▶ Your objective
Would it be possible to reproduce every entry exactly, please?
--- Records provided Enclosed Below ---
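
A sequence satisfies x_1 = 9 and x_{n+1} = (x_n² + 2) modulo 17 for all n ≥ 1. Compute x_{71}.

11

Computing terms: x_1 = 9,  x_2 = 15,  x_3 = 6,  x_4 = 4,  x_5 = 1,  x_6 = 3,  x_7 = 11,  x_8 = 4.
Since x_8 = x_4 = 4, the sequence is eventually periodic: after a pre-period of length 3 it cycles with period 4.
For n ≥ 4, x_n depends only on (n - 4) mod 4. (71 - 4) mod 4 = 3, so x_{71} = x_7 = 11.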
--- End of Enclosed Records provided ---
▶ Exercise answer
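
A sequence satisfies x_1 = 9 and x_{n+1} = (x_n² + 2) modulo 17 for all n ≥ 1. Compute x_{71}.

11

Computing terms: x_1 = 9,  x_2 = 15,  x_3 = 6,  x_4 = 4,  x_5 = 1,  x_6 = 3,  x_7 = 11,  x_8 = 4.
Since x_8 = x_4 = 4, the sequence is eventually periodic: after a pre-period of length 3 it cycles with period 4.
For n ≥ 4, x_n depends only on (n - 4) mod 4. (71 - 4) mod 4 = 3, so x_{71} = x_7 = 11.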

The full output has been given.